**ACTIVITY:** Copy out each line of the data that holds the word "Customer".

Stored data entries
[Start of section]

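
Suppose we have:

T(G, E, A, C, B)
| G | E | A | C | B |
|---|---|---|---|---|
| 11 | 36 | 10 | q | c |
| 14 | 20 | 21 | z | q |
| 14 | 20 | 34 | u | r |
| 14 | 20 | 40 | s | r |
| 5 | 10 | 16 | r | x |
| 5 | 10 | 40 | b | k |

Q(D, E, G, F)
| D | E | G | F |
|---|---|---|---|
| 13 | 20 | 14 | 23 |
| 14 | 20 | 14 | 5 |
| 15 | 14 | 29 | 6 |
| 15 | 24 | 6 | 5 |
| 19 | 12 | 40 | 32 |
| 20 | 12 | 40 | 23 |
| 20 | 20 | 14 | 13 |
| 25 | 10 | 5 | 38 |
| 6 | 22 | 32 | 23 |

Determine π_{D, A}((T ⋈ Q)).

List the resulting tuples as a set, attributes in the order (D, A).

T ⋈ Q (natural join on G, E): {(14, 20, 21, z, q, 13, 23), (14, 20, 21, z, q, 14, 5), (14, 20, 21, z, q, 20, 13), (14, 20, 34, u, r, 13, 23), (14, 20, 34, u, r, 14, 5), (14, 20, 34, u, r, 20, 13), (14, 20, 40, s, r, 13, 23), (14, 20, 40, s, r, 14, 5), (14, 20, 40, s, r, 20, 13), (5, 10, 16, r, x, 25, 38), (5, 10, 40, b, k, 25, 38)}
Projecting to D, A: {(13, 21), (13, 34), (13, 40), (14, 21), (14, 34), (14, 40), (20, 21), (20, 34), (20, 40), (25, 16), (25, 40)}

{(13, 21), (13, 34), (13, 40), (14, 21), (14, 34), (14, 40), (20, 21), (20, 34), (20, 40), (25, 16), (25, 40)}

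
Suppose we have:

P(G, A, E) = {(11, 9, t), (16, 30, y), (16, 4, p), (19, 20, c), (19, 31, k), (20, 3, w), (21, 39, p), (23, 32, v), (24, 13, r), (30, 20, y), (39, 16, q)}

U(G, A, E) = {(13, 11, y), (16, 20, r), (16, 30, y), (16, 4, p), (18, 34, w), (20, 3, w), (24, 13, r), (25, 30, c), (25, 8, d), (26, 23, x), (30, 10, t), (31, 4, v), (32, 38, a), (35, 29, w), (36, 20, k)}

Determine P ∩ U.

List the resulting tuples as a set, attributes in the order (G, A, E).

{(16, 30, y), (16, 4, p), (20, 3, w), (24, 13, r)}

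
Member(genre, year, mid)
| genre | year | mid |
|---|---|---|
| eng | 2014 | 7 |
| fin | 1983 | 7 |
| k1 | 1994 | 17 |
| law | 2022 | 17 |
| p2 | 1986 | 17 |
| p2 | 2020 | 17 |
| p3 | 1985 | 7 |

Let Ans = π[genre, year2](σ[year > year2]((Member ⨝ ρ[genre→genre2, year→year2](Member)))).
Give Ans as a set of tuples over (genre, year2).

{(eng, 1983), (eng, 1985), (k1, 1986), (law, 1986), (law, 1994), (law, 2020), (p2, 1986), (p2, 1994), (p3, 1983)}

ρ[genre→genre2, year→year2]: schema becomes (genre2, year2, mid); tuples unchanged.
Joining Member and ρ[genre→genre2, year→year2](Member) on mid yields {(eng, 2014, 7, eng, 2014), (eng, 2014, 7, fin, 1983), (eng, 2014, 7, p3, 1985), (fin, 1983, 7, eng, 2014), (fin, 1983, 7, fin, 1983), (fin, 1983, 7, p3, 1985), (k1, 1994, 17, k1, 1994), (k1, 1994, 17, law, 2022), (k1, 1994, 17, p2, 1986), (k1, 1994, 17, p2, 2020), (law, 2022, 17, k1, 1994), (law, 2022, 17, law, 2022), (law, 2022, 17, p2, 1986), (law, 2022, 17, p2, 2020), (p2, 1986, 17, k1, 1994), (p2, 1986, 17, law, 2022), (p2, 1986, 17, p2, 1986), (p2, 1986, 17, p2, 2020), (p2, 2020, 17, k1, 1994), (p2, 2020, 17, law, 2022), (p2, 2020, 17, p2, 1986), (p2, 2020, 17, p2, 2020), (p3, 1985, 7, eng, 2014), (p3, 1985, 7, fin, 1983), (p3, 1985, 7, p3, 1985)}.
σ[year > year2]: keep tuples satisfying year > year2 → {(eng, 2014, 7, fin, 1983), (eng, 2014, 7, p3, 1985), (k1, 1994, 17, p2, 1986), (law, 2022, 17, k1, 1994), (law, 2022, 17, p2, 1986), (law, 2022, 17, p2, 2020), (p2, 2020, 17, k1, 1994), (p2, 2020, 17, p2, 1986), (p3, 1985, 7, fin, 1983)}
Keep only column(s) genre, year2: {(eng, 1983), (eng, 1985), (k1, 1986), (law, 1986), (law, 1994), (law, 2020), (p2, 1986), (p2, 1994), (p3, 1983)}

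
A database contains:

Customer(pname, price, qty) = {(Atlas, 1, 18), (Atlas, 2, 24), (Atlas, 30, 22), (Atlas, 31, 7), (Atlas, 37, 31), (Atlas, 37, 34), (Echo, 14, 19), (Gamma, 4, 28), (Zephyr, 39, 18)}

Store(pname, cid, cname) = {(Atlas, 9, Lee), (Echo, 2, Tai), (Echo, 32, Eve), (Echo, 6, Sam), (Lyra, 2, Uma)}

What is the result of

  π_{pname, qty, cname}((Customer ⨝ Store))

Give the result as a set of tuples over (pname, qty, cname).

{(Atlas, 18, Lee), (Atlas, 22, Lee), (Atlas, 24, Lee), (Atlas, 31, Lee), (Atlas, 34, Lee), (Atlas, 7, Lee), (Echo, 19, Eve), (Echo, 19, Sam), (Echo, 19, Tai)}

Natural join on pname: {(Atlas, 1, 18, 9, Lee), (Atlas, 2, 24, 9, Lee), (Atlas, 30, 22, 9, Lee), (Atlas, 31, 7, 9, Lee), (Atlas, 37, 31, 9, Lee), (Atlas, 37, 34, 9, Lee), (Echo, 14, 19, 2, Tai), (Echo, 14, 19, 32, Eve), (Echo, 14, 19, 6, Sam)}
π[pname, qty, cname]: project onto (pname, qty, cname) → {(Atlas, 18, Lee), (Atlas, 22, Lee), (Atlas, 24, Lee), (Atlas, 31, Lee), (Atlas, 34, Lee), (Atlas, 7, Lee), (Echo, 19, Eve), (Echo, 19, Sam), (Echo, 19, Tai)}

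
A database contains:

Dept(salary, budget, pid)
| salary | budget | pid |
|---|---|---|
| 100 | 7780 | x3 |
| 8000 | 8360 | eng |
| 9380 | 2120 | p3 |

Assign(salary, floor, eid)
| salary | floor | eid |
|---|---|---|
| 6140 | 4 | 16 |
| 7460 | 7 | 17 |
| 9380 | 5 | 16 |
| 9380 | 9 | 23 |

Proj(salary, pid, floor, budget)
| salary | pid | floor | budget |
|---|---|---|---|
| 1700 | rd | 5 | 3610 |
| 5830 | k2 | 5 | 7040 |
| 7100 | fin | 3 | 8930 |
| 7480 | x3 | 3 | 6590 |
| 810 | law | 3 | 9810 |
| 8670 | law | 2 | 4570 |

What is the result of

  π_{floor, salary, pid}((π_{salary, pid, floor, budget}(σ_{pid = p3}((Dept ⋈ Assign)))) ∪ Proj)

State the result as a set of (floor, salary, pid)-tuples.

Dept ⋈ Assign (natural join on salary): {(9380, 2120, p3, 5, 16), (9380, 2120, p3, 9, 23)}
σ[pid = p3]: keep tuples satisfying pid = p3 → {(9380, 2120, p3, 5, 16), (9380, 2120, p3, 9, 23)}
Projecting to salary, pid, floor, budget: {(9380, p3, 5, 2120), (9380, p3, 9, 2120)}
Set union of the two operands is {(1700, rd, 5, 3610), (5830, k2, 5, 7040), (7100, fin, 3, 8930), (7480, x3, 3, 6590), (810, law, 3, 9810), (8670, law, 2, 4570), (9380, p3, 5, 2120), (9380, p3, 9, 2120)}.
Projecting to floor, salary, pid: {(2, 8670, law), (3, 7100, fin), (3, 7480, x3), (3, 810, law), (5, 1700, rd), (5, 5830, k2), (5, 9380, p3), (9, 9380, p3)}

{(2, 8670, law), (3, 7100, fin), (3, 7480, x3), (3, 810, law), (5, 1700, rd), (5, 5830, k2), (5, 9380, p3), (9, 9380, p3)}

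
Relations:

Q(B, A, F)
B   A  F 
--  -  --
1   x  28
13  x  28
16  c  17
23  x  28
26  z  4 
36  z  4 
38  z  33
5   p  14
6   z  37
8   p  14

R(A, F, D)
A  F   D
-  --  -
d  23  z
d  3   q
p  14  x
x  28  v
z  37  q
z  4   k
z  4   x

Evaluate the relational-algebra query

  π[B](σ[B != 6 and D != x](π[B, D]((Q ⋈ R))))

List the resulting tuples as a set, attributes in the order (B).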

[End of section]

**OUTPUT BELOW:**
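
Customer(pname, price, qty) = {(Atlas, 1, 18), (Atlas, 2, 24), (Atlas, 30, 22), (Atlas, 31, 7), (Atlas, 37, 31), (Atlas, 37, 34), (Echo, 14, 19), (Gamma, 4, 28), (Zephyr, 39, 18)}
  π_{pname, qty, cname}((Customer ⨝ Store))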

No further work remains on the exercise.